▶ SUPPLIED RECORDS:
BEGIN

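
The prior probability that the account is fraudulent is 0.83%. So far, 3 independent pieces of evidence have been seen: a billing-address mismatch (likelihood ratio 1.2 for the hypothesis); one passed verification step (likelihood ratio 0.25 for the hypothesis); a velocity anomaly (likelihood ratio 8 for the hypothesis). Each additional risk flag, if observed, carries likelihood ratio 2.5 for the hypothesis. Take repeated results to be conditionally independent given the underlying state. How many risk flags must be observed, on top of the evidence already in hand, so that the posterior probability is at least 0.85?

Prior odds = 0.0083/0.9917 = 83/9917.
Combined Bayes factor of the evidence already in hand = 1.2 × 0.25 × 8 = 2.4.
Odds after that evidence = (83/9917) × 2.4 = 996/49585.
Target odds = 0.85/0.15 = 17/3.
Need 2.5ⁿ ≥ 17/3 ÷ (996/49585) = 842945/2988.
2.5⁶ = 244.140625 falls short of 842945/2988 but 2.5⁷ = 610.3515625 reaches it, so n = 7.

7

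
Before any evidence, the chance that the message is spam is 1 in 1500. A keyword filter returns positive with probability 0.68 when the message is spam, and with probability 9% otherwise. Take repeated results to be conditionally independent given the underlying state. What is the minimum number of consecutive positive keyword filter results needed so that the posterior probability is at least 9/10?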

END

▶ WHAT YOU HAVE TO DO: The material must be written out again in full and without changes.

▶ RESPONSE AREA:
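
The prior probability that the account is fraudulent is 0.83%. So far, 3 independent pieces of evidence have been seen: a billing-address mismatch (likelihood ratio 1.2 for the hypothesis); one passed verification step (likelihood ratio 0.25 for the hypothesis); a velocity anomaly (likelihood ratio 8 for the hypothesis). Each additional risk flag, if observed, carries likelihood ratio 2.5 for the hypothesis. Take repeated results to be conditionally independent given the underlying state. How many risk flags must be observed, on top of the evidence already in hand, so that the posterior probability is at least 0.85?

Prior odds = 0.0083/0.9917 = 83/9917.
Combined Bayes factor of the evidence already in hand = 1.2 × 0.25 × 8 = 2.4.
Odds after that evidence = (83/9917) × 2.4 = 996/49585.
Target odds = 0.85/0.15 = 17/3.
Need 2.5ⁿ ≥ 17/3 ÷ (996/49585) = 842945/2988.
2.5⁶ = 244.140625 falls short of 842945/2988 but 2.5⁷ = 610.3515625 reaches it, so n = 7.

7

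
Before any evidence, the chance that the message is spam is 1 in 1500. A keyword filter returns positive with probability 0.68 when the message is spam, and with probability 9% otherwise. Take repeated results to be conditionally independent given the underlying state. What is the minimum number of consecutive positive keyword filter results needed so that the posterior probability is at least 9/10?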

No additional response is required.